(Collected data)
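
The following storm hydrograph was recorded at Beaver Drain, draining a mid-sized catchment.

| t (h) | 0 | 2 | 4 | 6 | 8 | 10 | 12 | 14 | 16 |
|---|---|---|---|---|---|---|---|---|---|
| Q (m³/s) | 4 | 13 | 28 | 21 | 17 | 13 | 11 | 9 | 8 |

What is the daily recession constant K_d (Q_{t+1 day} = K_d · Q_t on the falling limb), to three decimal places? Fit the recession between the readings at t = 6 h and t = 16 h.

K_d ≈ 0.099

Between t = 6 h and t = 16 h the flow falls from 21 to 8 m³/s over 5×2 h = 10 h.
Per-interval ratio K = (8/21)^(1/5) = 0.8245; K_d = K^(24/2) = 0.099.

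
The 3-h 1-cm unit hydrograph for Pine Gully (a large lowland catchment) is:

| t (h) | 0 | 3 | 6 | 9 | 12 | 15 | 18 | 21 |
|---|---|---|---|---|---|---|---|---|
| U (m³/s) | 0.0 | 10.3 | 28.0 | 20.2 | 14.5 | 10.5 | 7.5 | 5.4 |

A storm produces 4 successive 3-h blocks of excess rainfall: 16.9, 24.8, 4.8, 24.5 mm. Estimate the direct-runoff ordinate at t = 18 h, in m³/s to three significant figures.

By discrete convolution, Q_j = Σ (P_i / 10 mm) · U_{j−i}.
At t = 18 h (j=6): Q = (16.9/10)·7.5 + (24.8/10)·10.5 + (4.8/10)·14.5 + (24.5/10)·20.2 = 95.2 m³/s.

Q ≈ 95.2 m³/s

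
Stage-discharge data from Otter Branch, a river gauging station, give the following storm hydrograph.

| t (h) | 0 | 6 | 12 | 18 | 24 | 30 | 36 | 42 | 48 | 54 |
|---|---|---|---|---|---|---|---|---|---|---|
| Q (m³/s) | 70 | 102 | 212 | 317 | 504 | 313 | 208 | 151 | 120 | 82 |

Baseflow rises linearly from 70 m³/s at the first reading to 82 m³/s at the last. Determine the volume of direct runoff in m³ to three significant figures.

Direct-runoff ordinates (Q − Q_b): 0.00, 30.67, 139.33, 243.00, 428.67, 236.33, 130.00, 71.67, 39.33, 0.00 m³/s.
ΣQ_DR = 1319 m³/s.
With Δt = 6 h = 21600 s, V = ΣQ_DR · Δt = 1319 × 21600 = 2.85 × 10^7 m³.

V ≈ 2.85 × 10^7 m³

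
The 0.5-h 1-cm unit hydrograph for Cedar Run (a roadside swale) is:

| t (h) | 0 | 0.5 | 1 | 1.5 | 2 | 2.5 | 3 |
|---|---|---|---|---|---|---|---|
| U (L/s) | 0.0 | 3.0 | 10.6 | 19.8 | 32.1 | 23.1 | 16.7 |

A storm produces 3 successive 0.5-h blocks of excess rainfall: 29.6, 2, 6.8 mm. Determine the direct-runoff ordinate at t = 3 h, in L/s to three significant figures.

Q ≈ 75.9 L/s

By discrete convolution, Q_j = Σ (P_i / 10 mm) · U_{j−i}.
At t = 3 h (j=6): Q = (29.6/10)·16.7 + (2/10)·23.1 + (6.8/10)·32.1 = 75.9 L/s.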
...
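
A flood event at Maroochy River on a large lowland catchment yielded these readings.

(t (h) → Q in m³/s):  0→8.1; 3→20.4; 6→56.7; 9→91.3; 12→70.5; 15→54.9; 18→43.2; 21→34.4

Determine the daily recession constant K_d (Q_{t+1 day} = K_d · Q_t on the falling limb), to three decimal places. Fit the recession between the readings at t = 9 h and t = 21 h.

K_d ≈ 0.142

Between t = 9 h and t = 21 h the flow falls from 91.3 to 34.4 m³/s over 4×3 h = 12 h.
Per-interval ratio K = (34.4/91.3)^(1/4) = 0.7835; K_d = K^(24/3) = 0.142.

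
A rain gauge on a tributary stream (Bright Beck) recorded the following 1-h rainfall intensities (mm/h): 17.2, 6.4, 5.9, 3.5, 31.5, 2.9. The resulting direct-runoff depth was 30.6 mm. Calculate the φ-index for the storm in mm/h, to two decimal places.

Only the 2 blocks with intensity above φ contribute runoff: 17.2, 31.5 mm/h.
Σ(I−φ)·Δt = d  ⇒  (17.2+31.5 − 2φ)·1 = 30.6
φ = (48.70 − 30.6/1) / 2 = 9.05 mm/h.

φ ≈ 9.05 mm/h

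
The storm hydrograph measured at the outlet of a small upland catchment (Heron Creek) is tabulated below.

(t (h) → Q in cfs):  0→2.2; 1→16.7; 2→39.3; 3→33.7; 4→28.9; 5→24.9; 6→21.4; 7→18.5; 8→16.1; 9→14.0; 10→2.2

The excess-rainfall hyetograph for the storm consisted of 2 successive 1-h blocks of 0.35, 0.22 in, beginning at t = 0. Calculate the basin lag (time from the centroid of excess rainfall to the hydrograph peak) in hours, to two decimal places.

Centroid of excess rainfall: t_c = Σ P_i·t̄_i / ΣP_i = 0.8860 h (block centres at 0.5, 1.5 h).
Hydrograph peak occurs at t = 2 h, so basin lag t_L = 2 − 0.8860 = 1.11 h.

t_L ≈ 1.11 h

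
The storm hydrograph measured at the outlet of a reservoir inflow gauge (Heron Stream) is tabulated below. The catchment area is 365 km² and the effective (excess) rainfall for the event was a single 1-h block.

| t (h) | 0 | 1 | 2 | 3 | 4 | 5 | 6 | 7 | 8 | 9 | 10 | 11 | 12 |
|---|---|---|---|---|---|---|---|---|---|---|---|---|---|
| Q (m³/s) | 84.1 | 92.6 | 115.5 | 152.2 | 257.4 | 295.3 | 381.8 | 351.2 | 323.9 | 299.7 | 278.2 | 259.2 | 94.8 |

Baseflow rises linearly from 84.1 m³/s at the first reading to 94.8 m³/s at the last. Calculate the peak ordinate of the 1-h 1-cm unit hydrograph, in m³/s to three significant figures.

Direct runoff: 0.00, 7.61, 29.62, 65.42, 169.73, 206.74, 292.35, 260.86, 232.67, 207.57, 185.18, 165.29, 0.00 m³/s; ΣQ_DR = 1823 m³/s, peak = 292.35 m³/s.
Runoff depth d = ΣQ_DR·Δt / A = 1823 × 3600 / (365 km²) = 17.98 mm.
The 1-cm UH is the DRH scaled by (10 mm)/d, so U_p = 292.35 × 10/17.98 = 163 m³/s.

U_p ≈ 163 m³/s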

→ Your assignment
Please show every line above that includes the word "catchment".

→ Answer below
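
The following storm hydrograph was recorded at Beaver Drain, draining a mid-sized catchment.
The 3-h 1-cm unit hydrograph for Pine Gully (a large lowland catchment) is:
A flood event at Maroochy River on a large lowland catchment yielded these readings.
The storm hydrograph measured at the outlet of a small upland catchment (Heron Creek) is tabulated below.
The storm hydrograph measured at the outlet of a reservoir inflow gauge (Heron Stream) is tabulated below. The catchment area is 365 km² and the effective (excess) rainfall for the event was a single 1-h block.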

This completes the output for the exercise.